• [Exercise aim]:
Go to the line in the entries below that holds "- Anna (living)" and repeat exactly from there through the line that holds "Under Inverary's rules", inclusive.

• [Information provided]:
[Start of Attachment]
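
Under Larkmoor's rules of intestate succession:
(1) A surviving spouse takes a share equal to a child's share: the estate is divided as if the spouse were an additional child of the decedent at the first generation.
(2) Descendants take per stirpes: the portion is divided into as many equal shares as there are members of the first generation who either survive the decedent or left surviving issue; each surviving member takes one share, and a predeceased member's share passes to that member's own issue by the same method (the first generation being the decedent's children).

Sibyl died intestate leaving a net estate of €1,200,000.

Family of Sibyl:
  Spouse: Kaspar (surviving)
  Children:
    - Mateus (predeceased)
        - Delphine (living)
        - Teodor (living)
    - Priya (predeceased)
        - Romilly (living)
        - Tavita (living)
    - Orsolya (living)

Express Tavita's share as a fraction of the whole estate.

The spouse counts as an additional share at the children's level, so there are 4 primary shares of €300,000. Kaspar takes one such share (€300,000).
The children's combined portion (€900,000) is divided into 3 shares of €300,000: Orsolya takes €300,000; Mateus's €300,000 share passes to Mateus's issue; Priya's €300,000 share passes to Priya's issue.
Mateus's share (€300,000) is divided into 2 shares of €150,000: Delphine and Teodor each take €150,000.
Priya's share (€300,000) is divided into 2 shares of €150,000: Romilly and Tavita each take €150,000.

Tavita receives 1/8 of the estate.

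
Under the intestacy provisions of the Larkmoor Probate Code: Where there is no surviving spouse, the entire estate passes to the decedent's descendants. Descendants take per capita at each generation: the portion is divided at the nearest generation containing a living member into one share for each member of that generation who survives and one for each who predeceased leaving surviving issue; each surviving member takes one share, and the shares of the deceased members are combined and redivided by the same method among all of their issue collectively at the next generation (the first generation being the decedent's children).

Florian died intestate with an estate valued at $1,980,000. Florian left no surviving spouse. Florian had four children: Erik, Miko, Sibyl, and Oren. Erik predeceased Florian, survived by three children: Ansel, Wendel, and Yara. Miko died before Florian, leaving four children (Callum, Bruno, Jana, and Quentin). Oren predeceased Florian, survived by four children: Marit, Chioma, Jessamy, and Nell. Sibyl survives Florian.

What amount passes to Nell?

The entire $1,980,000 passes to the descendants.
That amount ($1,980,000) is divided at the children's generation into 4 shares of $495,000. Sibyl takes $495,000. The 3 shares of the deceased (Erik, Miko, and Oren) are combined into a pool of $1,485,000.
That pool ($1,485,000) is divided at the grandchildren's generation equally among Ansel, Wendel, Yara, Callum, Bruno, Jana, Quentin, Marit, Chioma, Jessamy, and Nell: $135,000 each.

Nell receives $135,000.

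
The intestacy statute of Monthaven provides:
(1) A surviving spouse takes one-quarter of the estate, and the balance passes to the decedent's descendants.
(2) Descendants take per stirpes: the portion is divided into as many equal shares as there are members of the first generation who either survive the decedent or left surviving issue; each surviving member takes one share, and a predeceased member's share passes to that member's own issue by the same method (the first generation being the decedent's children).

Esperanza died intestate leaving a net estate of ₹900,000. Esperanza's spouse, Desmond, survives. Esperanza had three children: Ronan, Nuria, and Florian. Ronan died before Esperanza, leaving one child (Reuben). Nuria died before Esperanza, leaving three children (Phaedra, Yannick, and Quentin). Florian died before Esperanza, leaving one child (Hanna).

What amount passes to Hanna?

Hanna receives ₹225,000.

Desmond takes one-quarter of ₹900,000 = ₹225,000. The remaining ₹675,000 passes to the descendants.
The descendants' portion (₹675,000) is divided into 3 shares of ₹225,000: Ronan's ₹225,000 share passes to Ronan's issue; Nuria's ₹225,000 share passes to Nuria's issue; Florian's ₹225,000 share passes to Florian's issue.
Ronan's share (₹225,000) passes entirely to Reuben.
Nuria's share (₹225,000) is divided into 3 shares of ₹75,000: Phaedra, Yannick, and Quentin each take ₹75,000.
Florian's share (₹225,000) passes entirely to Hanna.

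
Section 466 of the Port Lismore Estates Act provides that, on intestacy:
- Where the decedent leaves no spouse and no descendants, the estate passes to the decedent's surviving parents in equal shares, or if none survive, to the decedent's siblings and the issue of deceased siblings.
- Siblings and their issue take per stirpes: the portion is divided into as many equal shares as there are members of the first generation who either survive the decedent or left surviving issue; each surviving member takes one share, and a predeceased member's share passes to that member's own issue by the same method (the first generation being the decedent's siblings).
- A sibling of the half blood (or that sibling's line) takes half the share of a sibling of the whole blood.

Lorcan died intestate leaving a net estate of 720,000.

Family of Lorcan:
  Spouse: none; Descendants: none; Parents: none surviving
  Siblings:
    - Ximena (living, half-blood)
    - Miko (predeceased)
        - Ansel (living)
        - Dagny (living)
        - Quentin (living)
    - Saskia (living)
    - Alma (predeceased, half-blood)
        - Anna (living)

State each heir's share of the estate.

The entire 720,000 passes to the siblings and their issue.
Counting each half-blood sibling's line as half a unit, there are 3 units in 720,000, so one unit is 240,000. Whole-blood lines (Miko and Saskia) take 240,000 each; half-blood lines (Ximena and Alma) take 120,000 each.
Miko's share (240,000) is divided into 3 shares of 80,000: Ansel, Dagny, and Quentin each take 80,000.
Alma's share (120,000) passes entirely to Anna.

Ximena: 120,000; Ansel: 80,000; Dagny: 80,000; Quentin: 80,000; Saskia: 240,000; Anna: 120,000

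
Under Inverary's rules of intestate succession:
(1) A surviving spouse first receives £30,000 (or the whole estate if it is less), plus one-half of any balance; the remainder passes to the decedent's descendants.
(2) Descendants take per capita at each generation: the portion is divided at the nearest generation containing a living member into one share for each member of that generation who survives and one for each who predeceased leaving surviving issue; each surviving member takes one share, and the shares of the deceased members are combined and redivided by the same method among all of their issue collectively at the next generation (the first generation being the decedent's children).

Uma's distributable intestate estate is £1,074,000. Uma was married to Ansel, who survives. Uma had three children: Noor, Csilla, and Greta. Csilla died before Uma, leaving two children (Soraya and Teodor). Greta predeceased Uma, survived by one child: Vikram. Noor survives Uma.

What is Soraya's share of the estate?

Ansel first takes £30,000, leaving a balance of £1,044,000. Ansel then takes one-half of the balance (£522,000), for a total of £552,000. The remaining £522,000 passes to the descendants.
The descendants' portion (£522,000) is divided at the children's generation into 3 shares of £174,000. Noor takes £174,000. The 2 shares of the deceased (Csilla and Greta) are combined into a pool of £348,000.
That pool (£348,000) is divided at the grandchildren's generation equally among Soraya, Teodor, and Vikram: £116,000 each.

Soraya receives £116,000.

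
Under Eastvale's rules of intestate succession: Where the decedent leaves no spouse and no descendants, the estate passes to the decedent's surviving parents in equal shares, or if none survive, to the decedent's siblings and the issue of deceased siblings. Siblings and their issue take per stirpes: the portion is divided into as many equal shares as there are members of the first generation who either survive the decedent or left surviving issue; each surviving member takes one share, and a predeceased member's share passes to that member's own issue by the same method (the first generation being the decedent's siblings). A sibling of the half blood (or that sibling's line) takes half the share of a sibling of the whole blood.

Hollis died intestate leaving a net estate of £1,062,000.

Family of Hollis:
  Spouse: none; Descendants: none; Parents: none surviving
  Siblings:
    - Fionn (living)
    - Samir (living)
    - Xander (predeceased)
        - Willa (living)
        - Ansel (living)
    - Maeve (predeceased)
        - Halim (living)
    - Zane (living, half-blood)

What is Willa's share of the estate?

Willa receives £118,000.

The entire £1,062,000 passes to the siblings and their issue.
Counting each half-blood sibling's line as half a unit, there are 9/2 units in £1,062,000, so one unit is £236,000. Whole-blood lines (Fionn, Samir, Xander, and Maeve) take £236,000 each; half-blood lines (Zane) take £118,000 each.
Xander's share (£236,000) is divided into 2 shares of £118,000: Willa and Ansel each take £118,000.
Maeve's share (£236,000) passes entirely to Halim.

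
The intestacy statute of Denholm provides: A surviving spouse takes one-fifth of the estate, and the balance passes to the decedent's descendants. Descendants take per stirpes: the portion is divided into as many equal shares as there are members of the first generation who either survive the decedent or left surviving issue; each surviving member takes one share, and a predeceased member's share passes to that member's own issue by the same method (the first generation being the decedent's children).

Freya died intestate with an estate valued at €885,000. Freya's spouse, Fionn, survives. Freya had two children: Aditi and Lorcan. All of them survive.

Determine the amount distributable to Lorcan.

Lorcan receives €354,000.

Fionn takes one-fifth of €885,000 = €177,000. The remaining €708,000 passes to the descendants.
The descendants' portion (€708,000) is divided into 2 shares of €354,000: Aditi and Lorcan each take €354,000.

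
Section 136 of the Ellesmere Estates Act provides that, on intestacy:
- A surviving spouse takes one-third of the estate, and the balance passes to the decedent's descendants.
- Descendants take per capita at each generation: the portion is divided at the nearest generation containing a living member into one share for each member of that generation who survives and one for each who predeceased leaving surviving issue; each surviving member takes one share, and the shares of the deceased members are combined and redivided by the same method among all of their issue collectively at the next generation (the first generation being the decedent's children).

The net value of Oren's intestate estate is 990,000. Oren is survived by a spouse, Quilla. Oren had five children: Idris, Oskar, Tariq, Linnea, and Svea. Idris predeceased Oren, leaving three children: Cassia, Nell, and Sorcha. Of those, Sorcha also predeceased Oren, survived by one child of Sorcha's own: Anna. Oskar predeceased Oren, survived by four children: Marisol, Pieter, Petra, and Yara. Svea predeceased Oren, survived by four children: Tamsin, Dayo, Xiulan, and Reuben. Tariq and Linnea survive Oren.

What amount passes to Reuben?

Quilla takes one-third of 990,000 = 330,000. The remaining 660,000 passes to the descendants.
The descendants' portion (660,000) is divided at the children's generation into 5 shares of 132,000. Tariq and Linnea each take 132,000. The 3 shares of the deceased (Idris, Oskar, and Svea) are combined into a pool of 396,000.
That pool (396,000) is divided at the grandchildren's generation into 11 shares of 36,000. Cassia, Nell, Marisol, Pieter, Petra, Yara, Tamsin, Dayo, Xiulan, and Reuben each take 36,000. The remaining share for the deceased Sorcha (36,000) is carried to the next generation.
That pool (36,000) passes entirely to Anna, the sole taker at the great-grandchildren's generation.

Reuben receives 36,000.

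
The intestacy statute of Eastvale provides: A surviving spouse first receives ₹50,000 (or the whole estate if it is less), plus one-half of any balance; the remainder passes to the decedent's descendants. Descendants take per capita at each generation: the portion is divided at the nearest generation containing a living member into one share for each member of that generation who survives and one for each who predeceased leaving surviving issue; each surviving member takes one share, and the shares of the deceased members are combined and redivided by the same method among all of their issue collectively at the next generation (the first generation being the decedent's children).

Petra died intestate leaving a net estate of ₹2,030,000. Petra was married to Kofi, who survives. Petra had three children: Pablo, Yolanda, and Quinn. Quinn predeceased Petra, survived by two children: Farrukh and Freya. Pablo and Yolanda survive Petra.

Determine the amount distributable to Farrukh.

Farrukh receives ₹165,000.

Kofi first takes ₹50,000, leaving a balance of ₹1,980,000. Kofi then takes one-half of the balance (₹990,000), for a total of ₹1,040,000. The remaining ₹990,000 passes to the descendants.
The descendants' portion (₹990,000) is divided at the children's generation into 3 shares of ₹330,000. Pablo and Yolanda each take ₹330,000. The remaining share for the deceased Quinn (₹330,000) is carried to the next generation.
That pool (₹330,000) is divided at the grandchildren's generation equally among Farrukh and Freya: ₹165,000 each.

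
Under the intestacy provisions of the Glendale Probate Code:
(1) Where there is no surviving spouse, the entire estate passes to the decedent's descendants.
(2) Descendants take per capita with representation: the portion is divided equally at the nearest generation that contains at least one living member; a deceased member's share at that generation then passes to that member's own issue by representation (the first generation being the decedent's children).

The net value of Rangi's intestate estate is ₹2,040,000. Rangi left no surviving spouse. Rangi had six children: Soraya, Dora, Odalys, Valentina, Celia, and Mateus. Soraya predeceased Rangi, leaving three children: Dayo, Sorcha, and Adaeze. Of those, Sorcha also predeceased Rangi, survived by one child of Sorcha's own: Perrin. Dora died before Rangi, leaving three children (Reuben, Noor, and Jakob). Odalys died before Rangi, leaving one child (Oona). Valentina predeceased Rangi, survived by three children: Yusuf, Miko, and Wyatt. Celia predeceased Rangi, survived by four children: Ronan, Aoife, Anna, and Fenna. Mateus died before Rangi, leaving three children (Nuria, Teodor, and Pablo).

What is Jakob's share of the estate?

Jakob receives ₹120,000.

The entire ₹2,040,000 passes to the descendants.
No child survives, so the initial division is made at the grandchildren's generation.
That amount (₹2,040,000) is divided into 17 shares of ₹120,000: Dayo, Adaeze, Reuben, Noor, Jakob, Oona, Yusuf, Miko, Wyatt, Ronan, Aoife, Anna, Fenna, Nuria, Teodor, and Pablo each take ₹120,000; Sorcha's ₹120,000 share passes to Sorcha's issue.
Sorcha's share (₹120,000) passes entirely to Perrin.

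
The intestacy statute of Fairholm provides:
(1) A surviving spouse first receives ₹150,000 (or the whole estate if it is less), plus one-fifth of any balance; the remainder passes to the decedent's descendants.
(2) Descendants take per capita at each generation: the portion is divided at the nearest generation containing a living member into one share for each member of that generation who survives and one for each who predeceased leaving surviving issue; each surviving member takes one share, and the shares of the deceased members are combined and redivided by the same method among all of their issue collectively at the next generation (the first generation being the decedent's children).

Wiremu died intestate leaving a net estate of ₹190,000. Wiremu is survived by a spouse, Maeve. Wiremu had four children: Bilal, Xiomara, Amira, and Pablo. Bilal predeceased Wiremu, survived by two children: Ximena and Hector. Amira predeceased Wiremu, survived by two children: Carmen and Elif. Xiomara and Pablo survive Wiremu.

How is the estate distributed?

Maeve: ₹158,000; Ximena: ₹4,000; Hector: ₹4,000; Xiomara: ₹8,000; Carmen: ₹4,000; Elif: ₹4,000; Pablo: ₹8,000

Maeve first takes ₹150,000, leaving a balance of ₹40,000. Maeve then takes one-fifth of the balance (₹8,000), for a total of ₹158,000. The remaining ₹32,000 passes to the descendants.
The descendants' portion (₹32,000) is divided at the children's generation into 4 shares of ₹8,000. Xiomara and Pablo each take ₹8,000. The 2 shares of the deceased (Bilal and Amira) are combined into a pool of ₹16,000.
That pool (₹16,000) is divided at the grandchildren's generation equally among Ximena, Hector, Carmen, and Elif: ₹4,000 each.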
[End of Attachment]
• [Answer for the task]:
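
        - Anna (living)

State each heir's share of the estate.

The entire 720,000 passes to the siblings and their issue.
Counting each half-blood sibling's line as half a unit, there are 3 units in 720,000, so one unit is 240,000. Whole-blood lines (Miko and Saskia) take 240,000 each; half-blood lines (Ximena and Alma) take 120,000 each.
Miko's share (240,000) is divided into 3 shares of 80,000: Ansel, Dagny, and Quentin each take 80,000.
Alma's share (120,000) passes entirely to Anna.

Ximena: 120,000; Ansel: 80,000; Dagny: 80,000; Quentin: 80,000; Saskia: 240,000; Anna: 120,000

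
Under Inverary's rules of intestate succession: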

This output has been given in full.